[Dataset]

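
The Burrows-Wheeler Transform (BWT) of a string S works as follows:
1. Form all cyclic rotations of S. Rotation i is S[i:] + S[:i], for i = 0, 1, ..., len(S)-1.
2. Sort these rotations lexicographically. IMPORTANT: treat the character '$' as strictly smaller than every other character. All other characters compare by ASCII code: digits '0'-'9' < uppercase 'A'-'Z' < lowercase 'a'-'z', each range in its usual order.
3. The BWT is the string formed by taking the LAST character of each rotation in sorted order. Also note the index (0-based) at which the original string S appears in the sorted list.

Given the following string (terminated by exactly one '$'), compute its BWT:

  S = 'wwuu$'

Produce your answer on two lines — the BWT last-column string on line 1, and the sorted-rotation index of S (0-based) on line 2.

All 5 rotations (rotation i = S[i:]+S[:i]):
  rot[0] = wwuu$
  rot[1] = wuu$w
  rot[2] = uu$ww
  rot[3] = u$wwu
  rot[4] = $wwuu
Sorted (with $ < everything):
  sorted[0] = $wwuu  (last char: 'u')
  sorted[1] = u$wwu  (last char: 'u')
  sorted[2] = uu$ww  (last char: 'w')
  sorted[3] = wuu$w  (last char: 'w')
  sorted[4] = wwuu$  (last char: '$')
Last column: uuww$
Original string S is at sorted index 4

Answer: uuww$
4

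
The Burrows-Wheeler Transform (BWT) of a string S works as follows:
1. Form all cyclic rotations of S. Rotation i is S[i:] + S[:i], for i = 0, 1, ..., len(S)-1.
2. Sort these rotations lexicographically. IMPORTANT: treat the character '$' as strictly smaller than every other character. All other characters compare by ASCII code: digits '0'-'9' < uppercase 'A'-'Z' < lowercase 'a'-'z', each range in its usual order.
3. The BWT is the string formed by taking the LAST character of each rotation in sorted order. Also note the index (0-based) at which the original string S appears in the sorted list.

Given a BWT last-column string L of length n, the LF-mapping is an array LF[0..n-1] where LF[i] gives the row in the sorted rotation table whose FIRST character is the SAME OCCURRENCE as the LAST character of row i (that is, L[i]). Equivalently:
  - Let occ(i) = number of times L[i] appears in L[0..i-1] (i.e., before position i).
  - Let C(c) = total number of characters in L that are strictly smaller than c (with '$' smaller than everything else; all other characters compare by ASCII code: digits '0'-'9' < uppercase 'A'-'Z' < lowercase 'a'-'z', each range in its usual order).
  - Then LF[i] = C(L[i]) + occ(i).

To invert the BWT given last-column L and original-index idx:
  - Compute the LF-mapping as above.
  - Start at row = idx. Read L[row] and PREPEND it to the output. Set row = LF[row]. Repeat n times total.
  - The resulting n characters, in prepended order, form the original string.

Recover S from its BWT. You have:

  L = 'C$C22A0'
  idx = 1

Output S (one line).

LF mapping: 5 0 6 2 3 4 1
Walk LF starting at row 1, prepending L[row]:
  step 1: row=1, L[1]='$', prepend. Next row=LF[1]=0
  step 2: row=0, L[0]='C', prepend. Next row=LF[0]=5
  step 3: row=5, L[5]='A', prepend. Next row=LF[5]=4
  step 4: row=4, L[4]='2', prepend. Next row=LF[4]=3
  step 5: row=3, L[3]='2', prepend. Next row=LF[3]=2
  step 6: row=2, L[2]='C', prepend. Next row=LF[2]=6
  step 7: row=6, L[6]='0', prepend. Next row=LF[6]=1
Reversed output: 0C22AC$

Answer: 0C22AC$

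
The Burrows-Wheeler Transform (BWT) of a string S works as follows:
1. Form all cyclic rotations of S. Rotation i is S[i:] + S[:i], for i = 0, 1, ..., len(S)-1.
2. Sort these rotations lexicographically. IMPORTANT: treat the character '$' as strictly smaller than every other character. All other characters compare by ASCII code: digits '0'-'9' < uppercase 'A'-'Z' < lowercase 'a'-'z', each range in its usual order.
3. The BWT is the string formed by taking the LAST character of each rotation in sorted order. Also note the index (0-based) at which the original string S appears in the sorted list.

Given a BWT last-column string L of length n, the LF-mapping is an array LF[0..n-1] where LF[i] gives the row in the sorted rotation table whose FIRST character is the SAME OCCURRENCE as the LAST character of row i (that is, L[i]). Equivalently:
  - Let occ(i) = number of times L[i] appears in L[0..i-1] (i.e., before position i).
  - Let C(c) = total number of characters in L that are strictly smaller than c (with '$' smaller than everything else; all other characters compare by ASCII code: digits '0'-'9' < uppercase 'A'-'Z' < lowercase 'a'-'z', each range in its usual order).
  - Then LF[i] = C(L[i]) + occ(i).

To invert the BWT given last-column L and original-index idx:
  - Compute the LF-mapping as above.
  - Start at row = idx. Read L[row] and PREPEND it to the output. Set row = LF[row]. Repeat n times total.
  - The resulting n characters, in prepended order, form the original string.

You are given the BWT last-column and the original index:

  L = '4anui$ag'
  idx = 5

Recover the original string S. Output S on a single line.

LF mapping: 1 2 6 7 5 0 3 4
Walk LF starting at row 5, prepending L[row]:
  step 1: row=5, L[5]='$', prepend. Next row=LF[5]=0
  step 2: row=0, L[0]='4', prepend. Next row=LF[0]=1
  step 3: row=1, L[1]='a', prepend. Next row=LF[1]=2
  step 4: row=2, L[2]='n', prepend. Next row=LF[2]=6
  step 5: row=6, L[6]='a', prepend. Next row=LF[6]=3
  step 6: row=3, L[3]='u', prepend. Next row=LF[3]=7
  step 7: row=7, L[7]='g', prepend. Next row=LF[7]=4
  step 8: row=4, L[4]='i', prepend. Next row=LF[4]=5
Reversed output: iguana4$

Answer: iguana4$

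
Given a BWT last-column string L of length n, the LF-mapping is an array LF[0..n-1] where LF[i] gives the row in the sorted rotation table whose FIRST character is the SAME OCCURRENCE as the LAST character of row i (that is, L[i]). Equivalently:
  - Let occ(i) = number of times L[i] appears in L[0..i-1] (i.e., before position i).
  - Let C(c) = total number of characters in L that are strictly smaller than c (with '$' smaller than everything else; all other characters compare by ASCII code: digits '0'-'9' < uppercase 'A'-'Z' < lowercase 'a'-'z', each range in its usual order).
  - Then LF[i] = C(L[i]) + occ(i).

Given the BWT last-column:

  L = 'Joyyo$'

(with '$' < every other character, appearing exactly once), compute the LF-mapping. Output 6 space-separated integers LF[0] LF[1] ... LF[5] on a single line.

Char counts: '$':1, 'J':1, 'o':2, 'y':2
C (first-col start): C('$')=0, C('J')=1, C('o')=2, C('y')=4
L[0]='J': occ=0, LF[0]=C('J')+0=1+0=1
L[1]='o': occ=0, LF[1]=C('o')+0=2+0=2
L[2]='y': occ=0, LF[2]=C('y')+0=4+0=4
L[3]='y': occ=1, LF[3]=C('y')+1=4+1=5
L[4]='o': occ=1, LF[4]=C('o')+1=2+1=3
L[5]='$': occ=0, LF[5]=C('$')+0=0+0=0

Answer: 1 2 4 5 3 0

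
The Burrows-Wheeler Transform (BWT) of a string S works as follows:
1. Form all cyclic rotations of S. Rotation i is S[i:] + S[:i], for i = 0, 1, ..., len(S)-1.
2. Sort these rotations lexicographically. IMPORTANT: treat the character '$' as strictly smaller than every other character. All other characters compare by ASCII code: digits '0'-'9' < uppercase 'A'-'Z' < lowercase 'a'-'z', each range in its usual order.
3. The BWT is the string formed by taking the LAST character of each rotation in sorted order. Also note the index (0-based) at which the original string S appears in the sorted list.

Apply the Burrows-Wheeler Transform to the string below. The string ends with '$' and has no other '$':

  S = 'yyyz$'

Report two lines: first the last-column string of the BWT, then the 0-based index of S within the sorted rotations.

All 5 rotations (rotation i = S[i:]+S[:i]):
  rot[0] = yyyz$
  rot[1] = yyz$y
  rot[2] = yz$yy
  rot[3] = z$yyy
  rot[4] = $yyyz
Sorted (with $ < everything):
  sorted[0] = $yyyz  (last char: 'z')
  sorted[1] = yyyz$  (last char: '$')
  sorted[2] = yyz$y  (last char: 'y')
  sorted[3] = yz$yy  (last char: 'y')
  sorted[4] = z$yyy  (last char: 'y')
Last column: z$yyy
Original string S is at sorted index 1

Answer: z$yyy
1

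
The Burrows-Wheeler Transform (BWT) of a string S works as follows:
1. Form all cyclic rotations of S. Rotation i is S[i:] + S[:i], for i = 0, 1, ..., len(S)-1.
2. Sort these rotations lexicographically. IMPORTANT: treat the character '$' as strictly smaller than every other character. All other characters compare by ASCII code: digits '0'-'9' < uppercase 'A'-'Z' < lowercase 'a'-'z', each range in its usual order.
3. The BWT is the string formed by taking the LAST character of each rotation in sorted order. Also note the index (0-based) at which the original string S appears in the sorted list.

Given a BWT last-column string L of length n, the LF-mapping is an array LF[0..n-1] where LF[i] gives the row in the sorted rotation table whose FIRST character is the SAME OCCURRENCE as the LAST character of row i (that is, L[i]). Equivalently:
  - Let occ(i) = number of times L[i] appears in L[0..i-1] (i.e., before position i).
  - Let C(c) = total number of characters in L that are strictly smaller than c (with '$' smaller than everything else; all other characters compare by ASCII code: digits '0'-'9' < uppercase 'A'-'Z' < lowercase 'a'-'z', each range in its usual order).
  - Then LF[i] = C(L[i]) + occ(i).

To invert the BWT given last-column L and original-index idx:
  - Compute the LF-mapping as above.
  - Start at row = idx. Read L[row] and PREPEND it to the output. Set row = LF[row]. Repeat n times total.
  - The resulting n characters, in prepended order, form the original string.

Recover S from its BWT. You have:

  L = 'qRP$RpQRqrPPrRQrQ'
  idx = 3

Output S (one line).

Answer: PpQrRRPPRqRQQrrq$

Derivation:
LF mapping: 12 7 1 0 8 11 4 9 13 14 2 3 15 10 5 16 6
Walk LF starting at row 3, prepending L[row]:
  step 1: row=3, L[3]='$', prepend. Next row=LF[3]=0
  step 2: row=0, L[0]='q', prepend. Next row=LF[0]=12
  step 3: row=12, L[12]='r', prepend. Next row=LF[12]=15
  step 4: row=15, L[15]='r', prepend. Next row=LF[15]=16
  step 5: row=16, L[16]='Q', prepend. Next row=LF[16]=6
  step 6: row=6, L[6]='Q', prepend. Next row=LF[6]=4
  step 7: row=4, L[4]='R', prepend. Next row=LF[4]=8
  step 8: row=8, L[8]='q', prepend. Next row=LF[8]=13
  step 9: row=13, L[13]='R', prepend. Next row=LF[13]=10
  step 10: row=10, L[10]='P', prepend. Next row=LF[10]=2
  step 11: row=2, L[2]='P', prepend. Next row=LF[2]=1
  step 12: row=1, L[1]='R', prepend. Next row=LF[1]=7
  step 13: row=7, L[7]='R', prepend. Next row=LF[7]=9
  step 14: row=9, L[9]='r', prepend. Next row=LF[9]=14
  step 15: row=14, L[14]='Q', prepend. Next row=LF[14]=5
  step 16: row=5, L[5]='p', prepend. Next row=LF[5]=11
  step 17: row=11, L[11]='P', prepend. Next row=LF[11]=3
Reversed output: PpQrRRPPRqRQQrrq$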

[/Dataset]

__What you will do__. Lines from the top of the data above through the line containing "S = 'wwuu$'" must be repeated exactly. All other lines stay out.

__Output for this exercise__.
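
The Burrows-Wheeler Transform (BWT) of a string S works as follows:
1. Form all cyclic rotations of S. Rotation i is S[i:] + S[:i], for i = 0, 1, ..., len(S)-1.
2. Sort these rotations lexicographically. IMPORTANT: treat the character '$' as strictly smaller than every other character. All other characters compare by ASCII code: digits '0'-'9' < uppercase 'A'-'Z' < lowercase 'a'-'z', each range in its usual order.
3. The BWT is the string formed by taking the LAST character of each rotation in sorted order. Also note the index (0-based) at which the original string S appears in the sorted list.

Given the following string (terminated by exactly one '$'), compute its BWT:

  S = 'wwuu$'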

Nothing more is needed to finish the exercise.